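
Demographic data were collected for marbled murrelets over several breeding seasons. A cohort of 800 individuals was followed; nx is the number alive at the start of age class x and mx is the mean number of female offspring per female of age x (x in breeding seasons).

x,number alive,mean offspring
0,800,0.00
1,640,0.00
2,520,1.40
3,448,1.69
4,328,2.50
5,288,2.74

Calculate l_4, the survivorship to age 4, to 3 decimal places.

l_4 = n_4/n_0 = 328/800 = 0.41 → 0.410

0.410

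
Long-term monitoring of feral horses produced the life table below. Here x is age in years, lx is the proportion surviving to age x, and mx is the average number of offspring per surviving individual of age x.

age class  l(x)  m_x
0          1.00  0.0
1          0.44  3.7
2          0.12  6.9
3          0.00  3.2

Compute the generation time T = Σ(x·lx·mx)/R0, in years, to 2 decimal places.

1.34

lx·mx: 0, 1.628, 0.828, 0 → R0 = 2.456
x·lx·mx: 0, 1.628, 1.656, 0 → Σ = 3.284
T = 3.284 / 2.456 = 1.337134… → 1.34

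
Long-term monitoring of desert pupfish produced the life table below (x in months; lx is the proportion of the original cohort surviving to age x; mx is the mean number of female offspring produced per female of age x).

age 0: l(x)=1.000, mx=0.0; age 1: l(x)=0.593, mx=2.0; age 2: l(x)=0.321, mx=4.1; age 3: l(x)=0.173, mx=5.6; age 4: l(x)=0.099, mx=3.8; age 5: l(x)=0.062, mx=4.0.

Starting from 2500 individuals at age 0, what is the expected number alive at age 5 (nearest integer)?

Expected survivors = N0 · l_5 = 2500 × 0.062 = 155 → 155

155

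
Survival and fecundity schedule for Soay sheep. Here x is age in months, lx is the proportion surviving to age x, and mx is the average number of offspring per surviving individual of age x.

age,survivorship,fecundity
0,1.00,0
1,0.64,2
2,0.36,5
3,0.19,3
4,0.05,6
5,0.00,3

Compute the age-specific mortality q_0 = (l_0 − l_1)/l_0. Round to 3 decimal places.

q_0 = (l_0 − l_1) / l_0 = (1 − 0.64) / 1
     = 0.36 / 1 = 0.36 → 0.360

0.360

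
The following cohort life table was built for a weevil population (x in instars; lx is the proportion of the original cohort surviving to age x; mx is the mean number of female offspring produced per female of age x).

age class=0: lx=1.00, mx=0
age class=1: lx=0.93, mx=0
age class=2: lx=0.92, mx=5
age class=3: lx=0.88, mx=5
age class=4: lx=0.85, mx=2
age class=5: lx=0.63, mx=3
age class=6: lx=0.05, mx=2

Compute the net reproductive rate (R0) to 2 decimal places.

lx·mx by age: 0, 0, 4.6, 4.4, 1.7, 1.89, 0.1
R0 = Σ lx·mx = 12.69 → 12.69

12.69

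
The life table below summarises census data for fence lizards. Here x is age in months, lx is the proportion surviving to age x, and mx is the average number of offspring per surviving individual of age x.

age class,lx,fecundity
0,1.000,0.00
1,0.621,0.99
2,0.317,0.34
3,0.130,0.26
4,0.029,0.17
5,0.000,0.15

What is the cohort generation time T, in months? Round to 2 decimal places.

lx·mx: 0, 0.61479, 0.10778, 0.0338, 0.00493, 0 → R0 = 0.7613
x·lx·mx: 0, 0.61479, 0.21556, 0.1014, 0.01972, 0 → Σ = 0.95147
T = 0.95147 / 0.7613 = 1.249796… → 1.25

1.25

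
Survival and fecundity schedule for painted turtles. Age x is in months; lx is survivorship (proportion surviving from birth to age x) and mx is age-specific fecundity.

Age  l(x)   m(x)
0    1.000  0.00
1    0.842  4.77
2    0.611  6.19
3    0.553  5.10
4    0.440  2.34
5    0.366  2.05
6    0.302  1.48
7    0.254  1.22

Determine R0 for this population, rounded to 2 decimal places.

lx·mx by age: 0, 4.01634, 3.78209, 2.8203, 1.0296, 0.7503, 0.44696, 0.30988
R0 = Σ lx·mx = 13.15547 → 13.16

13.16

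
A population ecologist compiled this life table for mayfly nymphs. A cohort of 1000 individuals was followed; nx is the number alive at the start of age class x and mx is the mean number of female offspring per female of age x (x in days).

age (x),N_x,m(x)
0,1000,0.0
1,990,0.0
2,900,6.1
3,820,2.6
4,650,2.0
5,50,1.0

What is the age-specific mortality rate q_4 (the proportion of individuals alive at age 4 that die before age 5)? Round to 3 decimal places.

lx = nx/n0 = nx/1000: 1, 0.99, 0.9, 0.82, 0.65, 0.05
q_4 = (l_4 − l_5) / l_4 = (0.65 − 0.05) / 0.65
     = 0.6 / 0.65 = 0.923077… → 0.923

0.923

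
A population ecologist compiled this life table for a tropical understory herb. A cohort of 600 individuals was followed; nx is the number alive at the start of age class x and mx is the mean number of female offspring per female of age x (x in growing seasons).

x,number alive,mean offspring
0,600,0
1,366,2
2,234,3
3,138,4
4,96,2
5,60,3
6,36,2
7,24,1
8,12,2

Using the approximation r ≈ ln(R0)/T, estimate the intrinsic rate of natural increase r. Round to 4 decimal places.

lx = nx/n0 = nx/600: 1, 0.61, 0.39, 0.23, 0.16, 0.1, 0.06, 0.04, 0.02
R0 = Σ lx·mx = 0 + 1.22 + 1.17 + 0.92 + 0.32 + 0.3 + 0.12 + 0.04 + 0.04 = 4.13
Σ x·lx·mx = 10.42; T = 10.42/4.13 = 2.523…
r ≈ ln(R0)/T = ln(4.13)/2.523… = 0.562139… → 0.5621

0.5621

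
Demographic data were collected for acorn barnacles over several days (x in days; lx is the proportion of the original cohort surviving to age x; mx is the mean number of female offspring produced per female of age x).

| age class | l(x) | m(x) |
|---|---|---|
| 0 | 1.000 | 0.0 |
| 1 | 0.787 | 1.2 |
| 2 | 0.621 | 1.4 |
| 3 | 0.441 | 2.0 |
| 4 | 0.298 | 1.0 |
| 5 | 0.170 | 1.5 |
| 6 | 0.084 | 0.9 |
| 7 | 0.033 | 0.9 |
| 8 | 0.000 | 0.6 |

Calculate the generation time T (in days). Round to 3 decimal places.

2.522

lx·mx: 0, 0.9444, 0.8694, 0.882, 0.298, 0.255, 0.0756, 0.0297, 0 → R0 = 3.3541
x·lx·mx: 0, 0.9444, 1.7388, 2.646, 1.192, 1.275, 0.4536, 0.2079, 0 → Σ = 8.4577
T = 8.4577 / 3.3541 = 2.5216… → 2.522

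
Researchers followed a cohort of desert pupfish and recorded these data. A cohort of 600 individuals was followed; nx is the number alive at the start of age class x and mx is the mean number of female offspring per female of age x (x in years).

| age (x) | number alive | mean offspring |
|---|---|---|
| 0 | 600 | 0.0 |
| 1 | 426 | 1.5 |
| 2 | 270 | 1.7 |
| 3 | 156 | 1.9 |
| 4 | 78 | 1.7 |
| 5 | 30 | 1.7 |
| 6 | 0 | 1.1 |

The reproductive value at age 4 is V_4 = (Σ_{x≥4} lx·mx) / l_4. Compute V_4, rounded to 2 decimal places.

lx = nx/n0 = nx/600: 1, 0.71, 0.45, 0.26, 0.13, 0.05, 0
lx·mx for x ≥ 4: 0.221, 0.085, 0 → sum = 0.306
V_4 = 0.306 / l_4 = 0.306 / 0.13 = 2.353846… → 2.35

2.35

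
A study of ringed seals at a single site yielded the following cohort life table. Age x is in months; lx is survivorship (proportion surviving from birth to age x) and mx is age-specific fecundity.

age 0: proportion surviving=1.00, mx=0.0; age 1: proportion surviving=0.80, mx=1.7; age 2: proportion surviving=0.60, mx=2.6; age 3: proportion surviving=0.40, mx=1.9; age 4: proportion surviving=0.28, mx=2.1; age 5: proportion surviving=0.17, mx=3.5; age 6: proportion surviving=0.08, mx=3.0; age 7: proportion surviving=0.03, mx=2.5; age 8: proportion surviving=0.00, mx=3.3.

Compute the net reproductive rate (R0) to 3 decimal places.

lx·mx by age: 0, 1.36, 1.56, 0.76, 0.588, 0.595, 0.24, 0.075, 0
R0 = Σ lx·mx = 5.178 → 5.178

5.178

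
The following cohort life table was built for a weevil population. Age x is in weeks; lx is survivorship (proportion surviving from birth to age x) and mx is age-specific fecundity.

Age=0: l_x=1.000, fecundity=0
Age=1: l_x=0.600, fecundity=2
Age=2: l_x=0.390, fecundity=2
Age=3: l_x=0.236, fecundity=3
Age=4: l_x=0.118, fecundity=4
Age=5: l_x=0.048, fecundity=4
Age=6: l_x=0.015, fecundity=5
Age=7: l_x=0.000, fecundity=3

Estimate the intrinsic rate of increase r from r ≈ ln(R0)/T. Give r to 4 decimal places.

0.5159

R0 = Σ lx·mx = 0 + 1.2 + 0.78 + 0.708 + 0.472 + 0.192 + 0.075 + 0 = 3.427
Σ x·lx·mx = 8.182; T = 8.182/3.427 = 2.38751…
r ≈ ln(R0)/T = ln(3.427)/2.38751… = 0.515887… → 0.5159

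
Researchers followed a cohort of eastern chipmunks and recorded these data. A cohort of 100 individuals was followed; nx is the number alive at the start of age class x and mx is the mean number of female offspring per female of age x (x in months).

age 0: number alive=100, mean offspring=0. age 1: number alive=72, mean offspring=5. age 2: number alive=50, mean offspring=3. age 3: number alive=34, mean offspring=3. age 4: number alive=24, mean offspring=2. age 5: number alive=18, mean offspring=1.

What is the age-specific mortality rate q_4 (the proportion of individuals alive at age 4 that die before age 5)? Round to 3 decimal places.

0.250

lx = nx/n0 = nx/100: 1, 0.72, 0.5, 0.34, 0.24, 0.18
q_4 = (l_4 − l_5) / l_4 = (0.24 − 0.18) / 0.24
     = 0.06 / 0.24 = 0.25 → 0.250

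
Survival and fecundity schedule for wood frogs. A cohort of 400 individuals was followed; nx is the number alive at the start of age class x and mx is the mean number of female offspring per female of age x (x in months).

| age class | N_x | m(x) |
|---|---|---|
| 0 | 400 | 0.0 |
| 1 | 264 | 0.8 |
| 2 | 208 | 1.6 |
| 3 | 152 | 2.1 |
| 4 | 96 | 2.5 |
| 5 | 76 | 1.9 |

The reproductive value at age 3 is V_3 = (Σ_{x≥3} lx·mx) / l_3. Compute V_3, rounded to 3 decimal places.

4.629

lx = nx/n0 = nx/400: 1, 0.66, 0.52, 0.38, 0.24, 0.19
lx·mx for x ≥ 3: 0.798, 0.6, 0.361 → sum = 1.759
V_3 = 1.759 / l_3 = 1.759 / 0.38 = 4.628947… → 4.629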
○ ○ ○ ○
▶ Exercise prompt
The lines to reproduce run from the line containing "5 | 76 | 1.9 |" to the end of the listing; write them out exactly and add nothing.

▶ Solution to the problem
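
| 5 | 76 | 1.9 |

The reproductive value at age 3 is V_3 = (Σ_{x≥3} lx·mx) / l_3. Compute V_3, rounded to 3 decimal places.

4.629

lx = nx/n0 = nx/400: 1, 0.66, 0.52, 0.38, 0.24, 0.19
lx·mx for x ≥ 3: 0.798, 0.6, 0.361 → sum = 1.759
V_3 = 1.759 / l_3 = 1.759 / 0.38 = 4.628947… → 4.629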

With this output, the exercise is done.